Dataset content below:

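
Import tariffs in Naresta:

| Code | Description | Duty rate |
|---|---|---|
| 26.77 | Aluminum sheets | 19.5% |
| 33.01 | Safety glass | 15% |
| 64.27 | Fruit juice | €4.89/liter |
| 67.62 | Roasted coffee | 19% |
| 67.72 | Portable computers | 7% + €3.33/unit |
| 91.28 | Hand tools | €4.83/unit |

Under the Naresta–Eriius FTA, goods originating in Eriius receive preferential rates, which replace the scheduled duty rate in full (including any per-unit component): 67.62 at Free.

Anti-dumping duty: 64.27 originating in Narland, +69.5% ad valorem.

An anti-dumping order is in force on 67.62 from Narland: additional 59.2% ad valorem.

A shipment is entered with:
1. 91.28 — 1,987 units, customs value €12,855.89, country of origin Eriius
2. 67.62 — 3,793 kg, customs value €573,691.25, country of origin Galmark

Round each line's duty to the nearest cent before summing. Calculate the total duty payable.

€118,598.55

Line 1 (91.28, Eriius, 1,987 units, €12,855.89):
Base rate for 91.28 is €4.83/unit.
Origin Eriius is the FTA partner but 91.28 is not on the preference list; base rate stands.
Duty = 1,987 × €4.83 = €9,597.21.
Line 2 (67.62, Galmark, 3,793 kg, €573,691.25):
Base rate for 67.62 is 19%.
67.62 has an FTA preferential rate, but origin Galmark is not Eriius; base rate stands.
The additional-duty order on 67.62 targets Narland, not Galmark; it does not apply.
Duty = €573,691.25 × 19% = €109,001.34.
Total = €9,597.21 + €109,001.34 = €118,598.55.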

End of Dataset content.

# Problem
Word for word, copy all of the listing above.

# Result
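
Import tariffs in Naresta:

| Code | Description | Duty rate |
|---|---|---|
| 26.77 | Aluminum sheets | 19.5% |
| 33.01 | Safety glass | 15% |
| 64.27 | Fruit juice | €4.89/liter |
| 67.62 | Roasted coffee | 19% |
| 67.72 | Portable computers | 7% + €3.33/unit |
| 91.28 | Hand tools | €4.83/unit |

Under the Naresta–Eriius FTA, goods originating in Eriius receive preferential rates, which replace the scheduled duty rate in full (including any per-unit component): 67.62 at Free.

Anti-dumping duty: 64.27 originating in Narland, +69.5% ad valorem.

An anti-dumping order is in force on 67.62 from Narland: additional 59.2% ad valorem.

A shipment is entered with:
1. 91.28 — 1,987 units, customs value €12,855.89, country of origin Eriius
2. 67.62 — 3,793 kg, customs value €573,691.25, country of origin Galmark

Round each line's duty to the nearest cent before summing. Calculate the total duty payable.

€118,598.55

Line 1 (91.28, Eriius, 1,987 units, €12,855.89):
Base rate for 91.28 is €4.83/unit.
Origin Eriius is the FTA partner but 91.28 is not on the preference list; base rate stands.
Duty = 1,987 × €4.83 = €9,597.21.
Line 2 (67.62, Galmark, 3,793 kg, €573,691.25):
Base rate for 67.62 is 19%.
67.62 has an FTA preferential rate, but origin Galmark is not Eriius; base rate stands.
The additional-duty order on 67.62 targets Narland, not Galmark; it does not apply.
Duty = €573,691.25 × 19% = €109,001.34.
Total = €9,597.21 + €109,001.34 = €118,598.55.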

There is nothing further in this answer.